§ **What you will do**: Please report every line of the listing below that has the word "European" in it.

§ **Supplied records**:

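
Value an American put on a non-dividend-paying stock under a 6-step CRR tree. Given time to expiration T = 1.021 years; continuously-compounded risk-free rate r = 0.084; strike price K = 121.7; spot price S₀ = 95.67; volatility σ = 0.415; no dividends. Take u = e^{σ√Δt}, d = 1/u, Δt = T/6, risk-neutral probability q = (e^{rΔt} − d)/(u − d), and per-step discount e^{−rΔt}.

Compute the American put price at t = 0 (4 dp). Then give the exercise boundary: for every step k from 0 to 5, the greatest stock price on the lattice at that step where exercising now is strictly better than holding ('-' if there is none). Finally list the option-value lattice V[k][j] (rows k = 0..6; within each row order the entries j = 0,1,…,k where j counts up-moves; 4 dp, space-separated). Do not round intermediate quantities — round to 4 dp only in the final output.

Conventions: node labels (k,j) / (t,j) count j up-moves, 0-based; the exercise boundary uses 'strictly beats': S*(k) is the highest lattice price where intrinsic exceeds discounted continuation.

price = 29.4735
boundary = - 80.6172 67.9328 80.6172 67.9328 80.6172
tree:
29.4735
41.0828 18.6748
53.7672 28.2854 9.5700
64.4558 41.0828 16.2602 3.1331
73.4626 53.7672 26.6084 6.3456 0.0000
81.0523 64.4558 41.0828 12.8521 0.0000 0.0000
87.4479 73.4626 53.7672 26.0300 0.0000 0.0000 0.0000

params: Δt=0.17017 u=1.18672 d=0.84266 q=0.49915 e^(-rΔt)=0.98581
t_6 payoffs: 87.4479 73.4626 53.7672 26.0300 0.0000 0.0000 0.0000
t_5: node(5,0) S=40.6477 payoff=81.0523 vs cont=79.3251 → 81.0523 [stop]  node(5,1) S=57.2442 payoff=64.4558 vs cont=62.7286 → 64.4558 [stop]  node(5,2) S=80.6172 payoff=41.0828 vs cont=39.3556 → 41.0828 [stop]  node(5,3) S=113.5335 payoff=8.1665 vs cont=12.8521 → 12.8521 [wait]  node(5,4) S=159.8895 payoff=0.0000 vs cont=0.0000 → 0.0000 [wait]  node(5,5) S=225.1729 payoff=0.0000 vs cont=0.0000 → 0.0000 [wait]  ⇒ S*(5)=80.6172
t_4: node(4,0) S=48.2374 payoff=73.4626 vs cont=71.7354 → 73.4626 [stop]  node(4,1) S=67.9328 payoff=53.7672 vs cont=52.0400 → 53.7672 [stop]  node(4,2) S=95.6700 payoff=26.0300 vs cont=26.6084 → 26.6084 [wait]  node(4,3) S=134.7324 payoff=0.0000 vs cont=6.3456 → 6.3456 [wait]  node(4,4) S=189.7440 payoff=0.0000 vs cont=0.0000 → 0.0000 [wait]  ⇒ S*(4)=67.9328
t_3: node(3,0) S=57.2442 payoff=64.4558 vs cont=62.7286 → 64.4558 [stop]  node(3,1) S=80.6172 payoff=41.0828 vs cont=39.6402 → 41.0828 [stop]  node(3,2) S=113.5335 payoff=8.1665 vs cont=16.2602 → 16.2602 [wait]  node(3,3) S=159.8895 payoff=0.0000 vs cont=3.1331 → 3.1331 [wait]  ⇒ S*(3)=80.6172
t_2: node(2,0) S=67.9328 payoff=53.7672 vs cont=52.0400 → 53.7672 [stop]  node(2,1) S=95.6700 payoff=26.0300 vs cont=28.2854 → 28.2854 [wait]  node(2,2) S=134.7324 payoff=0.0000 vs cont=9.5700 → 9.5700 [wait]  ⇒ S*(2)=67.9328
t_1: node(1,0) S=80.6172 payoff=41.0828 vs cont=40.4654 → 41.0828 [stop]  node(1,1) S=113.5335 payoff=8.1665 vs cont=18.6748 → 18.6748 [wait]  ⇒ S*(1)=80.6172
t_0: node(0,0) S=95.6700 payoff=26.0300 vs cont=29.4735 → 29.4735 [wait]  ⇒ S*(0)=-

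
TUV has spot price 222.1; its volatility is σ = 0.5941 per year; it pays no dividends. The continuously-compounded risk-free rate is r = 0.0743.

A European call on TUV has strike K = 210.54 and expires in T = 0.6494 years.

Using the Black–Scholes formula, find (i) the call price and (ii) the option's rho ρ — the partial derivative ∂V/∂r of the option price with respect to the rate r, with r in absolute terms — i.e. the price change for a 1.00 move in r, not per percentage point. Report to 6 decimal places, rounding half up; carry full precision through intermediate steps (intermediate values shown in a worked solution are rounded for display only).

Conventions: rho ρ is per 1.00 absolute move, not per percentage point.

σ√T = 0.5941·√0.6494 = 0.478758
d₁ = (ln(S/K) + (r+σ²/2)T) / (σ√T) = (ln(222.1/210.54) + (0.0743+0.5941²/2)·0.6494) / 0.478758 = (0.053452 + 0.162855) / 0.478758 = 0.451809
d₂ = d₁ − σ√T = 0.451809 − 0.478758 = -0.026949
e^{−rT} = 0.952895
N(d₁) = 0.674297,  N(d₂) = 0.489250
Call price V = S·N(d₁) − K·e^{−rT}·N(d₂) = 149.761285 − 98.154637 = 51.606648
ρ = K·T·e^{−rT}·N(d₂) = 63.741621

price = 51.606648
ρ = 63.741621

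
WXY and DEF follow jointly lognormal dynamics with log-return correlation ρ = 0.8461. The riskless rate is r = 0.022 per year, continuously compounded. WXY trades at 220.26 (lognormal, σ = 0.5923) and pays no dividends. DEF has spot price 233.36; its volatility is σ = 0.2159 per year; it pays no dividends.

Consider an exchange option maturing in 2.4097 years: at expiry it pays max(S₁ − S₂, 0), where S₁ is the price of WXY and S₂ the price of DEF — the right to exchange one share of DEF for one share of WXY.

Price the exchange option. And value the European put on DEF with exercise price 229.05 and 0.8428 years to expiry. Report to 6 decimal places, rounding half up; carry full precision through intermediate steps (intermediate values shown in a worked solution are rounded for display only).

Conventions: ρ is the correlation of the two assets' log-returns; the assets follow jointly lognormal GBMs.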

§ **Written answer**:
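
A European call on TUV has strike K = 210.54 and expires in T = 0.6494 years.
Price the exchange option. And value the European put on DEF with exercise price 229.05 and 0.8428 years to expiry. Report to 6 decimal places, rounding half up; carry full precision through intermediate steps (intermediate values shown in a worked solution are rounded for display only).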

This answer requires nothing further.